Segment Open

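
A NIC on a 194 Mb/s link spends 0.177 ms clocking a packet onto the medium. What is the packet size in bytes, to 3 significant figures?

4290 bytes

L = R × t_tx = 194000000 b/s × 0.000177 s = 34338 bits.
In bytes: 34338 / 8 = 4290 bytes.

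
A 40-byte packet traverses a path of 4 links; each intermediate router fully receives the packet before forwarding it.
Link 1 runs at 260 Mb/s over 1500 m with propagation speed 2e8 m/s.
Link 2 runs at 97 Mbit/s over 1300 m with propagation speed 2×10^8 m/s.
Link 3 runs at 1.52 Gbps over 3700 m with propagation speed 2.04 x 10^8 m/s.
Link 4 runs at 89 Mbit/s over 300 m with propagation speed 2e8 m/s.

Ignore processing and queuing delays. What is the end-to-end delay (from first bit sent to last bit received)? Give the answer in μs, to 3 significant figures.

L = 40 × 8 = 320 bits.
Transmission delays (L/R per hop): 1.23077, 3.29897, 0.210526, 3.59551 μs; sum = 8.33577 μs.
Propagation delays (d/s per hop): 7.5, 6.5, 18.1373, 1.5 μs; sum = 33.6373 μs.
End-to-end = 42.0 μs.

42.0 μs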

Segment Closed
Segment Open

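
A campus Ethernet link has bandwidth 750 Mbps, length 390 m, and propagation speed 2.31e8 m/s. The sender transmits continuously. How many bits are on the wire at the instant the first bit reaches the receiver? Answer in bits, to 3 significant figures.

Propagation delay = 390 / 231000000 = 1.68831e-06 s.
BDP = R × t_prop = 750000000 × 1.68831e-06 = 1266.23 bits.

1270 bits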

Segment Closed
Segment Open

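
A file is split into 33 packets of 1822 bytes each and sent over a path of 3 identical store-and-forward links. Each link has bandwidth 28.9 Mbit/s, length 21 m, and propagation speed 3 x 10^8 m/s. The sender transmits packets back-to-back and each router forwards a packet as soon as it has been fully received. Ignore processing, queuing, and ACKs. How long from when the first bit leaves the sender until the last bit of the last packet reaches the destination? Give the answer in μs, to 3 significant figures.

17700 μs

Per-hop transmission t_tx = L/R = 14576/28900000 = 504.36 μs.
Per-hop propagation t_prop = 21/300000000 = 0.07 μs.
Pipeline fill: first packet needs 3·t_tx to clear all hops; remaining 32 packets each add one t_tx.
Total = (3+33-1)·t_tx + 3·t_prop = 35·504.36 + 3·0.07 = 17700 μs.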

Segment Closed

• _How to complete this task_: In your answer, include only the lines above starting at the line that holds "Link 3 runs" and ending at the line that holds "Link 4 runs", copied exactly.

• _Solution to this exercise_:
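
Link 3 runs at 1.52 Gbps over 3700 m with propagation speed 2.04 x 10^8 m/s.
Link 4 runs at 89 Mbit/s over 300 m with propagation speed 2e8 m/s.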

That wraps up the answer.